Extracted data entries
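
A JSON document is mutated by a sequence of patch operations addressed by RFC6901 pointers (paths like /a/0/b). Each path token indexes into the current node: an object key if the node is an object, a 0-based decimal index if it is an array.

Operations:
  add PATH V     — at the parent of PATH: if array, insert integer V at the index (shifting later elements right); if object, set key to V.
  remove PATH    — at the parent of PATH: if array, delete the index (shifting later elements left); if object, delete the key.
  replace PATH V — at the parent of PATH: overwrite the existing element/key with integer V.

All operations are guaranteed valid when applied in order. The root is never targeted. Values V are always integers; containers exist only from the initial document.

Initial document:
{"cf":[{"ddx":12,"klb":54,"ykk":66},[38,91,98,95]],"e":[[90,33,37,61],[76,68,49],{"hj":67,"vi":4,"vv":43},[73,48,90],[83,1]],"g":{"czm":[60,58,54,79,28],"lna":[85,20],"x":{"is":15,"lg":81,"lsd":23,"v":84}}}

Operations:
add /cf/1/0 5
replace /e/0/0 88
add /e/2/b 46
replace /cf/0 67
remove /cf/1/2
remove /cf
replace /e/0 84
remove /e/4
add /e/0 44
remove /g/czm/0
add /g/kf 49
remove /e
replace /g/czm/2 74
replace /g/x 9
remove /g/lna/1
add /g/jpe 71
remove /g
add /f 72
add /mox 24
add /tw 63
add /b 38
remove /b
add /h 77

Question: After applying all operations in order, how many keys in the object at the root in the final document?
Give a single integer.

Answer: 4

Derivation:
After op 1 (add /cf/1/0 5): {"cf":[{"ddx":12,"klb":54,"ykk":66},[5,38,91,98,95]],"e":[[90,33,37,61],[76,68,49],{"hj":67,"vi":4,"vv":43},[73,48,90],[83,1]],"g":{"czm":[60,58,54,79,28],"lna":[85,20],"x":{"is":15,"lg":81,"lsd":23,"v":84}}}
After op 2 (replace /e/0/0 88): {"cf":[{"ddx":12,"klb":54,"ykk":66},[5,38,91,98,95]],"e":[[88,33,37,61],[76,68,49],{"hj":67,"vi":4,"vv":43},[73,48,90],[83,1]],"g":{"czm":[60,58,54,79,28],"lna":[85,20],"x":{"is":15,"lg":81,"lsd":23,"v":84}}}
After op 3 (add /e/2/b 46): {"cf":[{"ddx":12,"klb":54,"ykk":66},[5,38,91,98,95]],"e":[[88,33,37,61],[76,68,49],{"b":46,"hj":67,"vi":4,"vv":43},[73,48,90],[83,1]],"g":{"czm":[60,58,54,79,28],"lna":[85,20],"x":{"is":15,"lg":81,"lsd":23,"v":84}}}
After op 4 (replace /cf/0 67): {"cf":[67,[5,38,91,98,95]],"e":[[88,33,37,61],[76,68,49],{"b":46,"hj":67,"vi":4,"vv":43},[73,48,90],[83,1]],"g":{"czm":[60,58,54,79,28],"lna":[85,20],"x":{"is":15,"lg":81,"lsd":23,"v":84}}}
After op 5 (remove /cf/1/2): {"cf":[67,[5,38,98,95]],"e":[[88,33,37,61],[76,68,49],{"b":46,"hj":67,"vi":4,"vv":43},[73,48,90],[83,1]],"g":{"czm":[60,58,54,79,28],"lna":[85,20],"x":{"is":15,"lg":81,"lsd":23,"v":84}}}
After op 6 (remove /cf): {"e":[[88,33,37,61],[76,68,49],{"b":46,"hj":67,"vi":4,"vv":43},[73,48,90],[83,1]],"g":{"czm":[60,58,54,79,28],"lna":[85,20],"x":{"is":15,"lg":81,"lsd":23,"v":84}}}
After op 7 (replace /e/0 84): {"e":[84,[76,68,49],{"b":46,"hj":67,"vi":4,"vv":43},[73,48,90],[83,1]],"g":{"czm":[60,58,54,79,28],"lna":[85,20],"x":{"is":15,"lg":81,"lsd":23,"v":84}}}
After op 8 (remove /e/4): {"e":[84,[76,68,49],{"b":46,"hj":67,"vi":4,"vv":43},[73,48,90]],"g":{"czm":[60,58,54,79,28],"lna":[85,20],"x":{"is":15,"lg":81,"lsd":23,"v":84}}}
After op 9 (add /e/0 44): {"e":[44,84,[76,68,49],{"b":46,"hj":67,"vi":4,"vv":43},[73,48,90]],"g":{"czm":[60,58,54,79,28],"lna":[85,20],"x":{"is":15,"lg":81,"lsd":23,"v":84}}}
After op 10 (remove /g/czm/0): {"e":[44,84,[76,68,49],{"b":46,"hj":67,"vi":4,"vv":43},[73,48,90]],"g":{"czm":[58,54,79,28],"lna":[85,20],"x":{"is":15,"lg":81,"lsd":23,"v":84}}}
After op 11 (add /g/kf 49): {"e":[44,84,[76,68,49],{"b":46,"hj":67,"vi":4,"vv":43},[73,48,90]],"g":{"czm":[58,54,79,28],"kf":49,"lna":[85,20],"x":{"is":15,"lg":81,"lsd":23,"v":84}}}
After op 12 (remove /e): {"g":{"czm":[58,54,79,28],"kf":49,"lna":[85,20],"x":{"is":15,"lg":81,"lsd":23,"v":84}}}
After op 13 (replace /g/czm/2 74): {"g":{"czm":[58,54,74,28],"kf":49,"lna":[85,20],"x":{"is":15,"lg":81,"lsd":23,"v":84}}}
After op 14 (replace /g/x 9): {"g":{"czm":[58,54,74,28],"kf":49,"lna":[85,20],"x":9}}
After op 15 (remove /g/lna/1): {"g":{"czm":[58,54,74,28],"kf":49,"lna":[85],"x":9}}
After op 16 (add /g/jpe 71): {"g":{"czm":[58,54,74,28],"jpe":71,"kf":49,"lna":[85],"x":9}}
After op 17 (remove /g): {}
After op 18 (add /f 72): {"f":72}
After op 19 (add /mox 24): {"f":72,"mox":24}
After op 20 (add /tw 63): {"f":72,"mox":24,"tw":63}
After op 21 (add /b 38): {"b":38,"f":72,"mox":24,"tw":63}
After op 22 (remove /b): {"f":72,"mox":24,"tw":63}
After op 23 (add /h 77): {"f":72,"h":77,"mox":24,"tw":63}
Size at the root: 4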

WHAT YOU NEED TO DO
Among the lines above, find those carrying the word "shifting" and copy them out.

TASK RESPONSE
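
  add PATH V     — at the parent of PATH: if array, insert integer V at the index (shifting later elements right); if object, set key to V.
  remove PATH    — at the parent of PATH: if array, delete the index (shifting later elements left); if object, delete the key.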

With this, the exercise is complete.